▶ What you will do: How many lines of the data contain the word "different"? Give only that number.

.....

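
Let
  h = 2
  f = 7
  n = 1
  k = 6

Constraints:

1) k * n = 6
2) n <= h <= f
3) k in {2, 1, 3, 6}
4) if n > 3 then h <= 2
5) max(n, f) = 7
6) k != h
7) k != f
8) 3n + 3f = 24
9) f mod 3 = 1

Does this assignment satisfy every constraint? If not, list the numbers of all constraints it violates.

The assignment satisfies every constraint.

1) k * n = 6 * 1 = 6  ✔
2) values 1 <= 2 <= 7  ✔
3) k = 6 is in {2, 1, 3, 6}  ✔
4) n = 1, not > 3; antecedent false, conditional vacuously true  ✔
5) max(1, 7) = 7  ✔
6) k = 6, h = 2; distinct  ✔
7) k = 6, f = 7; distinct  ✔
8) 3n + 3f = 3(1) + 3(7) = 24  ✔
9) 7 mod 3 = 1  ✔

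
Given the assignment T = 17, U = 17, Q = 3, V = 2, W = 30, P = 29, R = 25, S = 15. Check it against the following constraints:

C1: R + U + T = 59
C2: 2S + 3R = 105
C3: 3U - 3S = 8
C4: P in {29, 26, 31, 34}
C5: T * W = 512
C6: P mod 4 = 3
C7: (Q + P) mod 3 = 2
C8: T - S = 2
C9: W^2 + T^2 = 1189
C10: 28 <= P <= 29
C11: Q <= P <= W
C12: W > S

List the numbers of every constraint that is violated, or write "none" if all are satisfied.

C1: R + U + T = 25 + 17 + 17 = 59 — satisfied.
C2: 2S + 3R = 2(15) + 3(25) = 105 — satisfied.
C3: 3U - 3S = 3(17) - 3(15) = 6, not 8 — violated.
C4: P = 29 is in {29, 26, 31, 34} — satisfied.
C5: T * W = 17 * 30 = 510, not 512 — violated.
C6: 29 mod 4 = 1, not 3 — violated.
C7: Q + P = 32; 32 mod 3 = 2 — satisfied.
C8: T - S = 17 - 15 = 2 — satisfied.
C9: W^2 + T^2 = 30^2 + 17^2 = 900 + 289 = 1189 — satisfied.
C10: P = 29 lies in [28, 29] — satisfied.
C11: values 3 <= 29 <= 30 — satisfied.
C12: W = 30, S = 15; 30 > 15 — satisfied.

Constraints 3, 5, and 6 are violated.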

.....

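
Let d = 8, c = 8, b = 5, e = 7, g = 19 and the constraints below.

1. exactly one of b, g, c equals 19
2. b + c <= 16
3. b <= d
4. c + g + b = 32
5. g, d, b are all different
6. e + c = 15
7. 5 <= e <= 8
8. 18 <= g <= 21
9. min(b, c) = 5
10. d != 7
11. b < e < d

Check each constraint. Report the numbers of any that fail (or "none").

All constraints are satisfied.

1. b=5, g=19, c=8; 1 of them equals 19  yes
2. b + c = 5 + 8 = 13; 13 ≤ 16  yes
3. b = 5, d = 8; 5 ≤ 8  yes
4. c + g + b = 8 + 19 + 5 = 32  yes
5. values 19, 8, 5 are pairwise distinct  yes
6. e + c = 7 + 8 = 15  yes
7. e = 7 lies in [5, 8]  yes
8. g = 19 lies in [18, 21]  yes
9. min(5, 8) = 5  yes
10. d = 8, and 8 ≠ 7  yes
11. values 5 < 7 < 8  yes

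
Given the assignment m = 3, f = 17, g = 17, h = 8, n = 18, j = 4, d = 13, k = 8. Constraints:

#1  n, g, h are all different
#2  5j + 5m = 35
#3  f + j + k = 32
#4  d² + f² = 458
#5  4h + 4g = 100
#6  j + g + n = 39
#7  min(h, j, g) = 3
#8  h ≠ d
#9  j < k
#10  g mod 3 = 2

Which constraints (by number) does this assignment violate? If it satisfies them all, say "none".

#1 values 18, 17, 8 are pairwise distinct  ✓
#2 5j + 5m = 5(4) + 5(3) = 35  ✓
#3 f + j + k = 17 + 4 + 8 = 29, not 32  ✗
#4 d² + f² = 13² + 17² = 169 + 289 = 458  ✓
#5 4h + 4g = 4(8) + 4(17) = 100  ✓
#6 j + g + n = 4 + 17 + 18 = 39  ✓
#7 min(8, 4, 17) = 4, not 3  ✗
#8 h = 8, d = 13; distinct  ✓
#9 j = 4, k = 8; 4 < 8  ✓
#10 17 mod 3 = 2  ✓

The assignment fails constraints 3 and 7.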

.....

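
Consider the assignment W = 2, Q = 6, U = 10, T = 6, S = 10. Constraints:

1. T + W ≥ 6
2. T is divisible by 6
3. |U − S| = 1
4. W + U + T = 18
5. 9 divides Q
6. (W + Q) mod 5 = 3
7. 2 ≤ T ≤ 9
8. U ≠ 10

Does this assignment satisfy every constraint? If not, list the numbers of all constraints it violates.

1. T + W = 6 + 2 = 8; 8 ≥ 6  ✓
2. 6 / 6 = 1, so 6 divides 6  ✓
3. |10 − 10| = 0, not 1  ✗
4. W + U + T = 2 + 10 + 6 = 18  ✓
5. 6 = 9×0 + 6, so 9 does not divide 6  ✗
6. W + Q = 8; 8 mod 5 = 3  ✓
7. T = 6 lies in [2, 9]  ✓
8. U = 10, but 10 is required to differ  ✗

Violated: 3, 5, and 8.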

.....

▶ Your response: 2